## Task brief
Whenever a line in the listing contains "standing", copy that line.

## Data listing

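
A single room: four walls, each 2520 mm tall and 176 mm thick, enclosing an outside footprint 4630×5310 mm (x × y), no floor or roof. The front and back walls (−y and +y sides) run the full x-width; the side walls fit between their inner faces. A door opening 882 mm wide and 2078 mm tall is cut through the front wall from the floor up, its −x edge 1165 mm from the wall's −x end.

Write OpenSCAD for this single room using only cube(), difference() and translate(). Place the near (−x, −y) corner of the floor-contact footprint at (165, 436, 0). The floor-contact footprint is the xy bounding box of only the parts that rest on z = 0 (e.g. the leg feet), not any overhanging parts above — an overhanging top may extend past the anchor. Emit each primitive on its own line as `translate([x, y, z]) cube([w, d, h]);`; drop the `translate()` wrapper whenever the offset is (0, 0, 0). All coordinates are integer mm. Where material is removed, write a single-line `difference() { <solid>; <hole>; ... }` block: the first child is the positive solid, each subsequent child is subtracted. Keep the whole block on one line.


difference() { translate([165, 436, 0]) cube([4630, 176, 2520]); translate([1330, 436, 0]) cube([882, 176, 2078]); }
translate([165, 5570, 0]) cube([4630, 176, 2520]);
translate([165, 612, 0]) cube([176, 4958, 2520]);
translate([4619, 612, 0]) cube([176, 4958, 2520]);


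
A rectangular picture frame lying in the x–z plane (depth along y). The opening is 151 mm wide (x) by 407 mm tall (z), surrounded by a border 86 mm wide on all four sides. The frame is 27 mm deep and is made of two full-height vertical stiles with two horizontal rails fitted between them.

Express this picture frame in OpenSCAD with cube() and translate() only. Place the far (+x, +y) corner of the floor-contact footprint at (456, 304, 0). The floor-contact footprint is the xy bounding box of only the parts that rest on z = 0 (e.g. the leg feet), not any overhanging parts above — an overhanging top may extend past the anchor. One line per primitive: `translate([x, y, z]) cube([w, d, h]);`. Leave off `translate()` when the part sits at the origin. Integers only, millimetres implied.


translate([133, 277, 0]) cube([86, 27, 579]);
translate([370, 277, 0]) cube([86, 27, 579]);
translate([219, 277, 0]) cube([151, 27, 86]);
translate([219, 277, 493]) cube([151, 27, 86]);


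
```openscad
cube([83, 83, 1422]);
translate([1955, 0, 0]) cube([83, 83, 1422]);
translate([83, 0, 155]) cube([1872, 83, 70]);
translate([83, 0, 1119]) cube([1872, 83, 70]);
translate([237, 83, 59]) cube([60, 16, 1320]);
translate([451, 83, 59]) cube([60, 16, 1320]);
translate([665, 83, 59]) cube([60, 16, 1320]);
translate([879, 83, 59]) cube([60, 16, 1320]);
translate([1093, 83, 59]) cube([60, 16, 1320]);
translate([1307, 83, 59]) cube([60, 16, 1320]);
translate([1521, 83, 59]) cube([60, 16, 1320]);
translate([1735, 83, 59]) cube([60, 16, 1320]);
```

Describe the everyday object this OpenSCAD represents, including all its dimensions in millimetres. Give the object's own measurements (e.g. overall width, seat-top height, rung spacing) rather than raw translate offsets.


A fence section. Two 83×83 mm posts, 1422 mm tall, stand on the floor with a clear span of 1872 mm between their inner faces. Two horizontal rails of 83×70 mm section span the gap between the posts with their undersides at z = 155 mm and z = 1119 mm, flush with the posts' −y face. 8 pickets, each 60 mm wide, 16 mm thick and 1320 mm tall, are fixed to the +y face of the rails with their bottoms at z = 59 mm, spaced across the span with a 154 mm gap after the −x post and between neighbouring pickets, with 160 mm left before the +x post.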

* * *

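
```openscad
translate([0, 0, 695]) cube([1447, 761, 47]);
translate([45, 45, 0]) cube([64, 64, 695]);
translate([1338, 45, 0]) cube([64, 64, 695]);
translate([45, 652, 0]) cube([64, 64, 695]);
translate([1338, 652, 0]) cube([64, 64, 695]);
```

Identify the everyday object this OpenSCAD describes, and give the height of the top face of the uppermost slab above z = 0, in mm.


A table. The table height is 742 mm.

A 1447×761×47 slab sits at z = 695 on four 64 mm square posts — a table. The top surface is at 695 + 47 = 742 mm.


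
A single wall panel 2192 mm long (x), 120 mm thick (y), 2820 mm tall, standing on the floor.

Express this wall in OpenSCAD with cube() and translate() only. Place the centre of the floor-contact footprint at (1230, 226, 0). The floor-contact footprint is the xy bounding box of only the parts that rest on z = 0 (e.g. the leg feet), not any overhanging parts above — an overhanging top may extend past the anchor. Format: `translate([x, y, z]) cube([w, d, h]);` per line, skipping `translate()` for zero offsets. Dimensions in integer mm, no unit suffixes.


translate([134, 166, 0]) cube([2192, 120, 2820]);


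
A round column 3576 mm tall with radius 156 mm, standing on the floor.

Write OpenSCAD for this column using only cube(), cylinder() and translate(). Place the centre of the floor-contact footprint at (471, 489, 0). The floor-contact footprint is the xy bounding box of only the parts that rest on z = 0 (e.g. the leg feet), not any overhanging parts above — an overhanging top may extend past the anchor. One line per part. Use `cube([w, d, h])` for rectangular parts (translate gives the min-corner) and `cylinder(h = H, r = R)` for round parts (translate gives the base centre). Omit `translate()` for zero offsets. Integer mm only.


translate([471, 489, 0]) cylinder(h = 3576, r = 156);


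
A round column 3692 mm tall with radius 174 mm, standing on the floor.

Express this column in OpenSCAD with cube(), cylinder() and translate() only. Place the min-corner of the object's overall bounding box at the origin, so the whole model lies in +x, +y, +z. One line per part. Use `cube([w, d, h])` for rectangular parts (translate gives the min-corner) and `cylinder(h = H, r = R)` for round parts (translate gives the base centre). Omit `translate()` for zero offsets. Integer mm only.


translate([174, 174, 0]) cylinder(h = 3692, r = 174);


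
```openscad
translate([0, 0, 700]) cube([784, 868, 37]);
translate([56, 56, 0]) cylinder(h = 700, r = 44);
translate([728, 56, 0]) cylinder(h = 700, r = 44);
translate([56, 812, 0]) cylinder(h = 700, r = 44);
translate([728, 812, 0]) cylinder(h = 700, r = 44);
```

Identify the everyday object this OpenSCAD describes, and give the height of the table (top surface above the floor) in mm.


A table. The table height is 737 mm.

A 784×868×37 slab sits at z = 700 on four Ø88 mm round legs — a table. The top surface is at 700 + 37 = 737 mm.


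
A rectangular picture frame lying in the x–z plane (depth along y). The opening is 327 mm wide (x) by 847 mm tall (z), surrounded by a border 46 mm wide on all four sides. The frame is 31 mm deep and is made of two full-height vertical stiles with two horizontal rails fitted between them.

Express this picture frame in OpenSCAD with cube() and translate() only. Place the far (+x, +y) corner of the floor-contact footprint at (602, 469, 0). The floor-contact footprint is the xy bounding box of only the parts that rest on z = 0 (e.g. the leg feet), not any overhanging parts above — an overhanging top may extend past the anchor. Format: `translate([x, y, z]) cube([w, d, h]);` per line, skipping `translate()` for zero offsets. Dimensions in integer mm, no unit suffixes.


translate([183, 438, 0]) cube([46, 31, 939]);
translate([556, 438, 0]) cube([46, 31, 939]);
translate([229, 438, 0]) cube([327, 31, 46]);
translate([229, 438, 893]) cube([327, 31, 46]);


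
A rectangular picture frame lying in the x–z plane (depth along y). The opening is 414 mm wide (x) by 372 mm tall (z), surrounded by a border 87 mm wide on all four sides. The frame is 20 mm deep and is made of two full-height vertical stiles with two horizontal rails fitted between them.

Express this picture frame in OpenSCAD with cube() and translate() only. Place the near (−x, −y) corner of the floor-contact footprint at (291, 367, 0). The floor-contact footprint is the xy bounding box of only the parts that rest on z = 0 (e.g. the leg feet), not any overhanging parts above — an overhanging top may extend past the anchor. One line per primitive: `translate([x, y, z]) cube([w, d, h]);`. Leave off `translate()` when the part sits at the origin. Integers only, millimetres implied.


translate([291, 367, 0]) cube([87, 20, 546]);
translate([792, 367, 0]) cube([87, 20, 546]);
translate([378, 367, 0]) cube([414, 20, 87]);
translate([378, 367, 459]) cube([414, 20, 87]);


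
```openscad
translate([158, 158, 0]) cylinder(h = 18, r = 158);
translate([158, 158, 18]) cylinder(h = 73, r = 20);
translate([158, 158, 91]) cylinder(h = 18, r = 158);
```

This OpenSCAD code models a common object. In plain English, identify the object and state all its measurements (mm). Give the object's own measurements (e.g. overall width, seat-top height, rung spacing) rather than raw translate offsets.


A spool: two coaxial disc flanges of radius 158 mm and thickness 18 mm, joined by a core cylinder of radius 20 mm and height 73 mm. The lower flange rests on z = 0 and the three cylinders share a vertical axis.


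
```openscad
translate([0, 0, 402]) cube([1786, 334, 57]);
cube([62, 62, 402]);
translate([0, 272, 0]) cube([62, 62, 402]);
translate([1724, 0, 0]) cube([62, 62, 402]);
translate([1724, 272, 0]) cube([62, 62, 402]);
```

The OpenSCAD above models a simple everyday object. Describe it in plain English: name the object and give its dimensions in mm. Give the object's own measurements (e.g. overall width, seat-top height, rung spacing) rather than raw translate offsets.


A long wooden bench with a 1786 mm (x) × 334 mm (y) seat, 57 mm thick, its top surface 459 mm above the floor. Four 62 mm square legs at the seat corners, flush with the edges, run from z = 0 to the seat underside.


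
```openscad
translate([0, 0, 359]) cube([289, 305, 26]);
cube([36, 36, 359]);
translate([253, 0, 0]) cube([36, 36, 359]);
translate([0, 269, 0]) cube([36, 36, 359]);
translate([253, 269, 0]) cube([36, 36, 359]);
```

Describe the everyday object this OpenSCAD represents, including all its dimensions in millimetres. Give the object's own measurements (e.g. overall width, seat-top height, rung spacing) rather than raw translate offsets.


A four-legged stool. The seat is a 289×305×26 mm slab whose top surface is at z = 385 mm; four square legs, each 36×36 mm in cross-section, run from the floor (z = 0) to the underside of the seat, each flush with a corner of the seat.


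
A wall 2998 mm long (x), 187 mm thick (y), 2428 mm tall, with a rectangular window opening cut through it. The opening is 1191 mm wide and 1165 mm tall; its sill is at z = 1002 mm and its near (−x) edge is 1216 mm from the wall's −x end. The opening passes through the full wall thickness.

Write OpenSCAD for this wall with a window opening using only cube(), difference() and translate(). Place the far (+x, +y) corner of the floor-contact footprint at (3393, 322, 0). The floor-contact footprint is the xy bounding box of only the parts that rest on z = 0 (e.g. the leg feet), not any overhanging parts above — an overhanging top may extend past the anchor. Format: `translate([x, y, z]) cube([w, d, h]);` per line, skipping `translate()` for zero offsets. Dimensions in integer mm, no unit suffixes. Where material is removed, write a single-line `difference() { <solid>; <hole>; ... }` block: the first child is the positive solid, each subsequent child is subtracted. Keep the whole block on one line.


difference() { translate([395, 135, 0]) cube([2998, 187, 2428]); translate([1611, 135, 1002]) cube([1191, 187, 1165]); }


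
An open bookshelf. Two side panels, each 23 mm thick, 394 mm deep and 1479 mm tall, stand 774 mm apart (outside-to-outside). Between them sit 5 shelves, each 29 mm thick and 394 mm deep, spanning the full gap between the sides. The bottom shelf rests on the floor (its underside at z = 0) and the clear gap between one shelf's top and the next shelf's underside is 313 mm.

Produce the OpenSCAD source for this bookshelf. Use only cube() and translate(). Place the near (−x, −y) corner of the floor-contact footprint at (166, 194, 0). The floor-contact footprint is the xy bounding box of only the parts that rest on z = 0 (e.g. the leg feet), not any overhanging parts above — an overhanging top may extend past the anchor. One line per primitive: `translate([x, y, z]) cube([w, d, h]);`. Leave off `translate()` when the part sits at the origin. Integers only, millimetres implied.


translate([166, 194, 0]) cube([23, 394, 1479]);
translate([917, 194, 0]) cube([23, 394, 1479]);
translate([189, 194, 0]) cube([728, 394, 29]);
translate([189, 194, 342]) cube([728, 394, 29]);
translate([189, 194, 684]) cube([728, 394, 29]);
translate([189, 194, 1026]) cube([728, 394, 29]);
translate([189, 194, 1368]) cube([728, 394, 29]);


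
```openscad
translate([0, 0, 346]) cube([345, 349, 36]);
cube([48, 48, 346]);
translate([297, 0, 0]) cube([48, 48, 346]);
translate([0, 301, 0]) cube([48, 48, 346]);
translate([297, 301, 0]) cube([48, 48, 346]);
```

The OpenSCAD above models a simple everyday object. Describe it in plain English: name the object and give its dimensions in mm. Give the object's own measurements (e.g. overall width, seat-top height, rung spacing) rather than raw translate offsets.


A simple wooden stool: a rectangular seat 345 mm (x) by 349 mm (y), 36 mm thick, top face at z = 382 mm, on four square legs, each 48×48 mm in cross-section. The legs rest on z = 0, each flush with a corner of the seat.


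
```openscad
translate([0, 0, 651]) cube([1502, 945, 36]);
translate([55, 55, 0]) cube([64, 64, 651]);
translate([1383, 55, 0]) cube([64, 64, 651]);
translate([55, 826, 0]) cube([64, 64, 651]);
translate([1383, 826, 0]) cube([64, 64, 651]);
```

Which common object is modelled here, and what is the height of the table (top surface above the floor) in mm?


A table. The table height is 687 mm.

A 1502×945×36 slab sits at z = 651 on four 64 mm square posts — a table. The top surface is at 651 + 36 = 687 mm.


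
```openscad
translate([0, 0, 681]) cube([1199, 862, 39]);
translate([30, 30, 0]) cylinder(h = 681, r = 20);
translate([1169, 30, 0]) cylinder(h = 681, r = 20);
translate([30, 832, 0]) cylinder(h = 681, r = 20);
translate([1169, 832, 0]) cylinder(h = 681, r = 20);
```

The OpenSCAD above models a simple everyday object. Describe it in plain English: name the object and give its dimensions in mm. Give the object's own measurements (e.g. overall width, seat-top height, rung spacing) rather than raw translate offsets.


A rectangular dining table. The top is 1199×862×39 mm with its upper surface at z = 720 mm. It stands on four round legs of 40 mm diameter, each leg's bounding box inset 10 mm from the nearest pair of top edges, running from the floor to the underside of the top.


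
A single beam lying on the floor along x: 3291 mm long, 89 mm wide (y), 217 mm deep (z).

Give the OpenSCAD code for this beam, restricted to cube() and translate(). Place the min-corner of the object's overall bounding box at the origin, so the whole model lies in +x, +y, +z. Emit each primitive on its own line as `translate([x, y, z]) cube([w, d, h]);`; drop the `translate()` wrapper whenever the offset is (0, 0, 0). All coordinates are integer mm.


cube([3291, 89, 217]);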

---

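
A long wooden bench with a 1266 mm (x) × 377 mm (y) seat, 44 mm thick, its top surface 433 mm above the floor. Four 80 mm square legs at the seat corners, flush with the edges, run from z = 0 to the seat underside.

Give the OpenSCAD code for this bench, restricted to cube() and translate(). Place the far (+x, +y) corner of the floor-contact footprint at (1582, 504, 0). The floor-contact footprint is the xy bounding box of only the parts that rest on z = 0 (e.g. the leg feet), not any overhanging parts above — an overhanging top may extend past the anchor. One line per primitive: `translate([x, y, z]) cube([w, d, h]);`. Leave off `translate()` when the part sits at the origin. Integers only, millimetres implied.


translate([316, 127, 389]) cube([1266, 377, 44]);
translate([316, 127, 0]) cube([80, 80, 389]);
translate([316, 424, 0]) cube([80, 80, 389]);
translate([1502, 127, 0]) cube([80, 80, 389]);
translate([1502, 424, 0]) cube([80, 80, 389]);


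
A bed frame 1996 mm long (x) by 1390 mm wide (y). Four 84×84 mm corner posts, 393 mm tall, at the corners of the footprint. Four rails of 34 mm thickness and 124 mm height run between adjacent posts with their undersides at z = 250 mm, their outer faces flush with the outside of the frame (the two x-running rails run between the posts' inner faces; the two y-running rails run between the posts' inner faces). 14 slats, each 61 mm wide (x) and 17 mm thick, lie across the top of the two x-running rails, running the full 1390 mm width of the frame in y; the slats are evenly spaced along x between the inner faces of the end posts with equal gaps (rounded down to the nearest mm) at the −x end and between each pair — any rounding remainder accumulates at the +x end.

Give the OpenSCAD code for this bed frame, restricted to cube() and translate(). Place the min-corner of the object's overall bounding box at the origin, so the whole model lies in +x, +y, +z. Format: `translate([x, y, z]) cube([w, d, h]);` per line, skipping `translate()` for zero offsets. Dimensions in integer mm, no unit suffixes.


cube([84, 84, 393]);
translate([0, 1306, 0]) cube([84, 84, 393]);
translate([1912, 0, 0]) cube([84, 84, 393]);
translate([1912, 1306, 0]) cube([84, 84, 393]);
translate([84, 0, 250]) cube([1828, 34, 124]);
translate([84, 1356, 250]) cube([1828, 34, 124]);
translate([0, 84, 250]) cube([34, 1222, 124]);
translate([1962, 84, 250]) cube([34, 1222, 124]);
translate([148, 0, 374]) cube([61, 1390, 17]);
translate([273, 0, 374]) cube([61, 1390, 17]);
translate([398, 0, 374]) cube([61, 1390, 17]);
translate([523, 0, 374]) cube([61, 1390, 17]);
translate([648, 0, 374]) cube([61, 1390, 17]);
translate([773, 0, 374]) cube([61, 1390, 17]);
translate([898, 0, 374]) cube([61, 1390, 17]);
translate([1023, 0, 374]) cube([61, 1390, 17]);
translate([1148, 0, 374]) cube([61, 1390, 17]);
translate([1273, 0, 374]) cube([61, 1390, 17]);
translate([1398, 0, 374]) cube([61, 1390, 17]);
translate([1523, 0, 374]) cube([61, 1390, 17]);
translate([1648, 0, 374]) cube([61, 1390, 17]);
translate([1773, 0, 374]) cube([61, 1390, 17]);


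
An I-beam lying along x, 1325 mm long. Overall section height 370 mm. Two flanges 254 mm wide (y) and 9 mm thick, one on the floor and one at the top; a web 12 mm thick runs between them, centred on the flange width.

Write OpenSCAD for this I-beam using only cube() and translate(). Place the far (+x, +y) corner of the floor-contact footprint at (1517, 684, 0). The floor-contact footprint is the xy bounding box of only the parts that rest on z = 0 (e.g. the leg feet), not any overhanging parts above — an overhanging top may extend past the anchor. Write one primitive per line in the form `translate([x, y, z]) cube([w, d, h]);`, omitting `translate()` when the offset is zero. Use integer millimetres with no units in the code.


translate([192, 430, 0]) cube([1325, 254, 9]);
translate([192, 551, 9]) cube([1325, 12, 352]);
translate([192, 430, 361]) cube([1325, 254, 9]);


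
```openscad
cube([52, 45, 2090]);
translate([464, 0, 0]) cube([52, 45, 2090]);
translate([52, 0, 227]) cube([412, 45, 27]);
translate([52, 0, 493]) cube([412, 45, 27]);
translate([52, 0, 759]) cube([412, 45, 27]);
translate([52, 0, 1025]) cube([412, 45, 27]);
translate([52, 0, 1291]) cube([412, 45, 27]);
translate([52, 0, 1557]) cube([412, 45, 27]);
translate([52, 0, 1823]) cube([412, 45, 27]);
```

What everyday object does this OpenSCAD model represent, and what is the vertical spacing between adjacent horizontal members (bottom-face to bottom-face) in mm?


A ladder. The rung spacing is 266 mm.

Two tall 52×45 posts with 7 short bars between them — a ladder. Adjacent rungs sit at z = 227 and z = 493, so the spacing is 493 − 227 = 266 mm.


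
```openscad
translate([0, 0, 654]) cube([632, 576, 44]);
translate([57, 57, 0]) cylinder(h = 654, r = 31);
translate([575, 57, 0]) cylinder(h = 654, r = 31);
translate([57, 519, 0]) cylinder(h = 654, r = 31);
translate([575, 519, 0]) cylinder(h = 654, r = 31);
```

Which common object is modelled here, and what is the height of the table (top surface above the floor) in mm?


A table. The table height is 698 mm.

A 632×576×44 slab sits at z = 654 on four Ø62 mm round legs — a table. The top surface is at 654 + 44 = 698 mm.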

## Result below
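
A single wall panel 2192 mm long (x), 120 mm thick (y), 2820 mm tall, standing on the floor.
A round column 3576 mm tall with radius 156 mm, standing on the floor.
A round column 3692 mm tall with radius 174 mm, standing on the floor.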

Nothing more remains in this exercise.